Task brief
A verbatim repeat of the records beneath this line is needed.

Collected data entries:

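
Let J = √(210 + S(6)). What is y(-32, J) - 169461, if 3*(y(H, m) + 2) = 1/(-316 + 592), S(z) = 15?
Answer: -140315363/828 ≈ -1.6946e+5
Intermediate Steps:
J = 15 (J = √(210 + 15) = √225 = 15)
y(H, m) = -1655/828 (y(H, m) = -2 + 1/(3*(-316 + 592)) = -2 + (⅓)/276 = -2 + (⅓)*(1/276) = -2 + 1/828 = -1655/828)
y(-32, J) - 169461 = -1655/828 - 169461 = -140315363/828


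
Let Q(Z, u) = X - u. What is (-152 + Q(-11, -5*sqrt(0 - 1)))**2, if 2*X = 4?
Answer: 22475 - 1500*I ≈ 22475.0 - 1500.0*I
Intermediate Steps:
X = 2 (X = (1/2)*4 = 2)
Q(Z, u) = 2 - u
(-152 + Q(-11, -5*sqrt(0 - 1)))**2 = (-152 + (2 - (-5)*sqrt(0 - 1)))**2 = (-152 + (2 - (-5)*sqrt(-1)))**2 = (-152 + (2 - (-5)*I))**2 = (-152 + (2 + 5*I))**2 = (-150 + 5*I)**2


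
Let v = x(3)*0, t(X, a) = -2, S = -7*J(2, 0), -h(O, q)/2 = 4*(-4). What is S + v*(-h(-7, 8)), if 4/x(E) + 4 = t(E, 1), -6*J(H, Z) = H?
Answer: 7/3 ≈ 2.3333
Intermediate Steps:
h(O, q) = 32 (h(O, q) = -8*(-4) = -2*(-16) = 32)
J(H, Z) = -H/6
S = 7/3 (S = -(-7)*2/6 = -7*(-1/3) = 7/3 ≈ 2.3333)
x(E) = -2/3 (x(E) = 4/(-4 - 2) = 4/(-6) = 4*(-1/6) = -2/3)
v = 0 (v = -2/3*0 = 0)
S + v*(-h(-7, 8)) = 7/3 + 0*(-1*32) = 7/3 + 0*(-32) = 7/3 + 0 = 7/3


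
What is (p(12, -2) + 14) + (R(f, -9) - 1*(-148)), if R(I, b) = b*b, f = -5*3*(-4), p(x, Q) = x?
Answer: 255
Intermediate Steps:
f = 60 (f = -15*(-4) = 60)
R(I, b) = b**2
(p(12, -2) + 14) + (R(f, -9) - 1*(-148)) = (12 + 14) + ((-9)**2 - 1*(-148)) = 26 + (81 + 148) = 26 + 229 = 255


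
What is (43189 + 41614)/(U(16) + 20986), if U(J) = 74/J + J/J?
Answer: 678424/167933 ≈ 4.0398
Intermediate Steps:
U(J) = 1 + 74/J (U(J) = 74/J + 1 = 1 + 74/J)
(43189 + 41614)/(U(16) + 20986) = (43189 + 41614)/((74 + 16)/16 + 20986) = 84803/((1/16)*90 + 20986) = 84803/(45/8 + 20986) = 84803/(167933/8) = 84803*(8/167933) = 678424/167933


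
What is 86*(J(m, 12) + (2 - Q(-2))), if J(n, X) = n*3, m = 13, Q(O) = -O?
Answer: 3354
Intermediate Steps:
J(n, X) = 3*n
86*(J(m, 12) + (2 - Q(-2))) = 86*(3*13 + (2 - (-1)*(-2))) = 86*(39 + (2 - 1*2)) = 86*(39 + (2 - 2)) = 86*(39 + 0) = 86*39 = 3354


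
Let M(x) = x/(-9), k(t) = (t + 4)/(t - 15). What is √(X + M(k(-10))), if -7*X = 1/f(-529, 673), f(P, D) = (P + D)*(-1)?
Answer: I*√4529/420 ≈ 0.16023*I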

Reply to the exercise
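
Let J = √(210 + S(6)). What is y(-32, J) - 169461, if 3*(y(H, m) + 2) = 1/(-316 + 592), S(z) = 15?
Answer: -140315363/828 ≈ -1.6946e+5
Intermediate Steps:
J = 15 (J = √(210 + 15) = √225 = 15)
y(H, m) = -1655/828 (y(H, m) = -2 + 1/(3*(-316 + 592)) = -2 + (⅓)/276 = -2 + (⅓)*(1/276) = -2 + 1/828 = -1655/828)
y(-32, J) - 169461 = -1655/828 - 169461 = -140315363/828


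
Let Q(Z, u) = X - u. What is (-152 + Q(-11, -5*sqrt(0 - 1)))**2, if 2*X = 4?
Answer: 22475 - 1500*I ≈ 22475.0 - 1500.0*I
Intermediate Steps:
X = 2 (X = (1/2)*4 = 2)
Q(Z, u) = 2 - u
(-152 + Q(-11, -5*sqrt(0 - 1)))**2 = (-152 + (2 - (-5)*sqrt(0 - 1)))**2 = (-152 + (2 - (-5)*sqrt(-1)))**2 = (-152 + (2 - (-5)*I))**2 = (-152 + (2 + 5*I))**2 = (-150 + 5*I)**2


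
Let v = x(3)*0, t(X, a) = -2, S = -7*J(2, 0), -h(O, q)/2 = 4*(-4). What is S + v*(-h(-7, 8)), if 4/x(E) + 4 = t(E, 1), -6*J(H, Z) = H?
Answer: 7/3 ≈ 2.3333
Intermediate Steps:
h(O, q) = 32 (h(O, q) = -8*(-4) = -2*(-16) = 32)
J(H, Z) = -H/6
S = 7/3 (S = -(-7)*2/6 = -7*(-1/3) = 7/3 ≈ 2.3333)
x(E) = -2/3 (x(E) = 4/(-4 - 2) = 4/(-6) = 4*(-1/6) = -2/3)
v = 0 (v = -2/3*0 = 0)
S + v*(-h(-7, 8)) = 7/3 + 0*(-1*32) = 7/3 + 0*(-32) = 7/3 + 0 = 7/3


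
What is (p(12, -2) + 14) + (R(f, -9) - 1*(-148)), if R(I, b) = b*b, f = -5*3*(-4), p(x, Q) = x?
Answer: 255
Intermediate Steps:
f = 60 (f = -15*(-4) = 60)
R(I, b) = b**2
(p(12, -2) + 14) + (R(f, -9) - 1*(-148)) = (12 + 14) + ((-9)**2 - 1*(-148)) = 26 + (81 + 148) = 26 + 229 = 255


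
What is (43189 + 41614)/(U(16) + 20986), if U(J) = 74/J + J/J?
Answer: 678424/167933 ≈ 4.0398
Intermediate Steps:
U(J) = 1 + 74/J (U(J) = 74/J + 1 = 1 + 74/J)
(43189 + 41614)/(U(16) + 20986) = (43189 + 41614)/((74 + 16)/16 + 20986) = 84803/((1/16)*90 + 20986) = 84803/(45/8 + 20986) = 84803/(167933/8) = 84803*(8/167933) = 678424/167933


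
What is 86*(J(m, 12) + (2 - Q(-2))), if J(n, X) = n*3, m = 13, Q(O) = -O?
Answer: 3354
Intermediate Steps:
J(n, X) = 3*n
86*(J(m, 12) + (2 - Q(-2))) = 86*(3*13 + (2 - (-1)*(-2))) = 86*(39 + (2 - 1*2)) = 86*(39 + (2 - 2)) = 86*(39 + 0) = 86*39 = 3354


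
Let M(x) = x/(-9), k(t) = (t + 4)/(t - 15). What is √(X + M(k(-10))), if -7*X = 1/f(-529, 673), f(P, D) = (P + D)*(-1)?
Answer: I*√4529/420 ≈ 0.16023*I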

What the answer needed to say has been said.